Data to use:
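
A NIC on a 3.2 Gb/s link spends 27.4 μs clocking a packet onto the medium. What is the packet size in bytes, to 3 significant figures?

11000 bytes

L = R × t_tx = 3200000000 b/s × 2.74e-05 s = 87680 bits.
In bytes: 87680 / 8 = 11000 bytes.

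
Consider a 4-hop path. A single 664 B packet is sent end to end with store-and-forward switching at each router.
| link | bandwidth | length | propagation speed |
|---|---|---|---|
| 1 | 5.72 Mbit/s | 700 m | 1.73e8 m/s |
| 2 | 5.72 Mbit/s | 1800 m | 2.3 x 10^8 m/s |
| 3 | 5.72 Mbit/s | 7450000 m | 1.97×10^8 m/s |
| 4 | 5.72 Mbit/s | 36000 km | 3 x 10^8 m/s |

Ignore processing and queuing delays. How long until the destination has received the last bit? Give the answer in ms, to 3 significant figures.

162 ms

L = 664 × 8 = 5312 bits.
Transmission delay per hop = L/R = 5312/5720000 = 0.928671 ms; 4 hops → 3.71469 ms.
Propagation delays (d/s per hop): 0.00404624, 0.00782609, 37.8173, 120 ms; sum = 157.829 ms.
End-to-end = 162 ms.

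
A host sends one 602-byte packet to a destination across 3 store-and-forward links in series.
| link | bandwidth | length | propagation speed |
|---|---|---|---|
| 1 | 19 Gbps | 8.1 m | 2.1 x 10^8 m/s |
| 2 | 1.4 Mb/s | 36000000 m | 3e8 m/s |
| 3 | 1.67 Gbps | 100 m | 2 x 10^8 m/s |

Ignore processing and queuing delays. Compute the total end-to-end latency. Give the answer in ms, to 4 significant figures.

123.4 ms

L = 602 × 8 = 4816 bits.
Transmission delays (L/R per hop): 0.000253474, 3.44, 0.00288383 ms; sum = 3.44314 ms.
Propagation delays (d/s per hop): 3.85714e-05, 120, 0.0005 ms; sum = 120.001 ms.
End-to-end = 123.4 ms.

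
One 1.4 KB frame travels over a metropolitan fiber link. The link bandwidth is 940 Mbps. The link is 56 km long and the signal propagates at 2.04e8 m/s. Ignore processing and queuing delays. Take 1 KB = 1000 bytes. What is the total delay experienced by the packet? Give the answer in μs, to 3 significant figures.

L = 11200 bits.
Transmission delay = L/R = 11200 / 940000000 = 11.9149 μs.
Propagation delay = d/s = 56000 m / 204000000 m/s = 274.51 μs.
Total = 286 μs.

286 μs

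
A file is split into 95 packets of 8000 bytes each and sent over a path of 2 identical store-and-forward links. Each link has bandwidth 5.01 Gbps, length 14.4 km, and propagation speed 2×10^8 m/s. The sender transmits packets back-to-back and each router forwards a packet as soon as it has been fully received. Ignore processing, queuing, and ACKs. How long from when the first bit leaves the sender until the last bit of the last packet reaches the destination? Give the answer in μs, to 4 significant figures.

1370 μs

Per-hop transmission t_tx = L/R = 64000/5010000000 = 12.7745 μs.
Per-hop propagation t_prop = 14400/200000000 = 72 μs.
Pipeline fill: first packet needs 2·t_tx to clear all hops; remaining 94 packets each add one t_tx.
Total = (2+95-1)·t_tx + 2·t_prop = 96·12.7745 + 2·72 = 1370 μs.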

To do:
Note every line of the entries in which "Mbit" appears, and copy it down.

Worked solution:
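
| 1 | 5.72 Mbit/s | 700 m | 1.73e8 m/s |
| 2 | 5.72 Mbit/s | 1800 m | 2.3 x 10^8 m/s |
| 3 | 5.72 Mbit/s | 7450000 m | 1.97×10^8 m/s |
| 4 | 5.72 Mbit/s | 36000 km | 3 x 10^8 m/s |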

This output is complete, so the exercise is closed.